> WHAT TO DO
Extract the entries in their exact form.

(Stored entries)
********

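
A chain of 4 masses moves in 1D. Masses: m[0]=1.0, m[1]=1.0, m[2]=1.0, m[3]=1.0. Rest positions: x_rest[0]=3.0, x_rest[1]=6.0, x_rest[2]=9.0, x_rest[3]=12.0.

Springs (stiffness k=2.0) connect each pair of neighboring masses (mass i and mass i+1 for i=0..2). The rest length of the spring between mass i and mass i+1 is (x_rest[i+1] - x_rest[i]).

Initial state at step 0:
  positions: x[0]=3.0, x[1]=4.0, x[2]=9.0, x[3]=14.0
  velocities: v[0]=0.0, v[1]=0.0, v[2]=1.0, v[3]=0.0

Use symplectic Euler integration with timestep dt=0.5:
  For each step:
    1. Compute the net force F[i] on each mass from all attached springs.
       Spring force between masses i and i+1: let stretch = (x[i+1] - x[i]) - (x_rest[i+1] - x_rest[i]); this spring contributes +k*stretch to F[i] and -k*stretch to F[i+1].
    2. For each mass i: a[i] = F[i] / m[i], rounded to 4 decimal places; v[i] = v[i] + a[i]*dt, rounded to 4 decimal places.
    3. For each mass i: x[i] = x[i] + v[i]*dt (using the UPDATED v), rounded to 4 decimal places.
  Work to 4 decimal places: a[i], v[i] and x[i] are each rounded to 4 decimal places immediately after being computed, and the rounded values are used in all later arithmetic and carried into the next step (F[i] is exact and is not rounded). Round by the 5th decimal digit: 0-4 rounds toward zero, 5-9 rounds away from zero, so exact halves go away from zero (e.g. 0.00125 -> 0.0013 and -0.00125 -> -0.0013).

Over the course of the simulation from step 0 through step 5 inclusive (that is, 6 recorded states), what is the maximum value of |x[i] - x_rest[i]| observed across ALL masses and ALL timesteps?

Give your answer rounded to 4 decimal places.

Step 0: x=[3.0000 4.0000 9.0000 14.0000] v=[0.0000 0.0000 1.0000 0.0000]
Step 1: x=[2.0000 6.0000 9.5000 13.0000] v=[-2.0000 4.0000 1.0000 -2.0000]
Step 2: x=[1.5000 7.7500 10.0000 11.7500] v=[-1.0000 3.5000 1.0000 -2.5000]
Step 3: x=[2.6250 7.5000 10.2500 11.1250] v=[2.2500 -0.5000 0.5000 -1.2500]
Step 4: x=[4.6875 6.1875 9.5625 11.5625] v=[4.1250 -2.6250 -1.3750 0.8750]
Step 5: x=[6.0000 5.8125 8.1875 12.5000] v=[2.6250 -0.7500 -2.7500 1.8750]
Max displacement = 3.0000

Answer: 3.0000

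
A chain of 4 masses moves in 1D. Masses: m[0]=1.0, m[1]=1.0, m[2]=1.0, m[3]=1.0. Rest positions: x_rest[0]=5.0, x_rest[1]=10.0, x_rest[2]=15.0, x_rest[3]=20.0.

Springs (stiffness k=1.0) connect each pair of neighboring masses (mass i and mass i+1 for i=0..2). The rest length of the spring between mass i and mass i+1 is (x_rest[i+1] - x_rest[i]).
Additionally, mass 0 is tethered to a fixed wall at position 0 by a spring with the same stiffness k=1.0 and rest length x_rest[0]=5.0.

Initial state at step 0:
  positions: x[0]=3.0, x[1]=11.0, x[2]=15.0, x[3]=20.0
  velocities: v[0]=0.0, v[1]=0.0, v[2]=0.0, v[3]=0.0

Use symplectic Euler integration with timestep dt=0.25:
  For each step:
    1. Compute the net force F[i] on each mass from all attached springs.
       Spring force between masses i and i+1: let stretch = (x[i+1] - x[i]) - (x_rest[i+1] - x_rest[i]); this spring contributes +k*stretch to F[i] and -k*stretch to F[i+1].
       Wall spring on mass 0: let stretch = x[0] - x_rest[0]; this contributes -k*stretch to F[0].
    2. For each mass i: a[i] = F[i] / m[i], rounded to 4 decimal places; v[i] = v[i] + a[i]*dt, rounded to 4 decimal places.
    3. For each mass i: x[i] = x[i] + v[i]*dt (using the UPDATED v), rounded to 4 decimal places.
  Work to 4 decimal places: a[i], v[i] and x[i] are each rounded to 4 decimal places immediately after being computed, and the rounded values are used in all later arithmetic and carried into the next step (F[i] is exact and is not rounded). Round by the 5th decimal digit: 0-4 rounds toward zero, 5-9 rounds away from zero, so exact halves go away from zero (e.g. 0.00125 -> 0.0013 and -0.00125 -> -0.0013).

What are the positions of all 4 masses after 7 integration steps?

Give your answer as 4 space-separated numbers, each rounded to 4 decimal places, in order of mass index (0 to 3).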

********

> YOUR SOLUTION
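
A chain of 4 masses moves in 1D. Masses: m[0]=1.0, m[1]=1.0, m[2]=1.0, m[3]=1.0. Rest positions: x_rest[0]=3.0, x_rest[1]=6.0, x_rest[2]=9.0, x_rest[3]=12.0.

Springs (stiffness k=2.0) connect each pair of neighboring masses (mass i and mass i+1 for i=0..2). The rest length of the spring between mass i and mass i+1 is (x_rest[i+1] - x_rest[i]).

Initial state at step 0:
  positions: x[0]=3.0, x[1]=4.0, x[2]=9.0, x[3]=14.0
  velocities: v[0]=0.0, v[1]=0.0, v[2]=1.0, v[3]=0.0

Use symplectic Euler integration with timestep dt=0.5:
  For each step:
    1. Compute the net force F[i] on each mass from all attached springs.
       Spring force between masses i and i+1: let stretch = (x[i+1] - x[i]) - (x_rest[i+1] - x_rest[i]); this spring contributes +k*stretch to F[i] and -k*stretch to F[i+1].
    2. For each mass i: a[i] = F[i] / m[i], rounded to 4 decimal places; v[i] = v[i] + a[i]*dt, rounded to 4 decimal places.
    3. For each mass i: x[i] = x[i] + v[i]*dt (using the UPDATED v), rounded to 4 decimal places.
  Work to 4 decimal places: a[i], v[i] and x[i] are each rounded to 4 decimal places immediately after being computed, and the rounded values are used in all later arithmetic and carried into the next step (F[i] is exact and is not rounded). Round by the 5th decimal digit: 0-4 rounds toward zero, 5-9 rounds away from zero, so exact halves go away from zero (e.g. 0.00125 -> 0.0013 and -0.00125 -> -0.0013).

Over the course of the simulation from step 0 through step 5 inclusive (that is, 6 recorded states), what is the maximum value of |x[i] - x_rest[i]| observed across ALL masses and ALL timesteps?

Give your answer rounded to 4 decimal places.

Step 0: x=[3.0000 4.0000 9.0000 14.0000] v=[0.0000 0.0000 1.0000 0.0000]
Step 1: x=[2.0000 6.0000 9.5000 13.0000] v=[-2.0000 4.0000 1.0000 -2.0000]
Step 2: x=[1.5000 7.7500 10.0000 11.7500] v=[-1.0000 3.5000 1.0000 -2.5000]
Step 3: x=[2.6250 7.5000 10.2500 11.1250] v=[2.2500 -0.5000 0.5000 -1.2500]
Step 4: x=[4.6875 6.1875 9.5625 11.5625] v=[4.1250 -2.6250 -1.3750 0.8750]
Step 5: x=[6.0000 5.8125 8.1875 12.5000] v=[2.6250 -0.7500 -2.7500 1.8750]
Max displacement = 3.0000

Answer: 3.0000

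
A chain of 4 masses moves in 1D. Masses: m[0]=1.0, m[1]=1.0, m[2]=1.0, m[3]=1.0. Rest positions: x_rest[0]=5.0, x_rest[1]=10.0, x_rest[2]=15.0, x_rest[3]=20.0.

Springs (stiffness k=1.0) connect each pair of neighboring masses (mass i and mass i+1 for i=0..2). The rest length of the spring between mass i and mass i+1 is (x_rest[i+1] - x_rest[i]).
Additionally, mass 0 is tethered to a fixed wall at position 0 by a spring with the same stiffness k=1.0 and rest length x_rest[0]=5.0.

Initial state at step 0:
  positions: x[0]=3.0, x[1]=11.0, x[2]=15.0, x[3]=20.0
  velocities: v[0]=0.0, v[1]=0.0, v[2]=0.0, v[3]=0.0

Use symplectic Euler integration with timestep dt=0.25:
  For each step:
    1. Compute the net force F[i] on each mass from all attached springs.
       Spring force between masses i and i+1: let stretch = (x[i+1] - x[i]) - (x_rest[i+1] - x_rest[i]); this spring contributes +k*stretch to F[i] and -k*stretch to F[i+1].
       Wall spring on mass 0: let stretch = x[0] - x_rest[0]; this contributes -k*stretch to F[0].
    2. For each mass i: a[i] = F[i] / m[i], rounded to 4 decimal places; v[i] = v[i] + a[i]*dt, rounded to 4 decimal places.
    3. For each mass i: x[i] = x[i] + v[i]*dt (using the UPDATED v), rounded to 4 decimal places.
  Work to 4 decimal places: a[i], v[i] and x[i] are each rounded to 4 decimal places immediately after being computed, and the rounded values are used in all later arithmetic and carried into the next step (F[i] is exact and is not rounded). Round by the 5th decimal digit: 0-4 rounds toward zero, 5-9 rounds away from zero, so exact halves go away from zero (e.g. 0.00125 -> 0.0013 and -0.00125 -> -0.0013).

What are the positions of all 4 masses after 7 integration steps?

Give your answer as 4 space-separated numbers, each rounded to 4 decimal places, in order of mass index (0 to 3).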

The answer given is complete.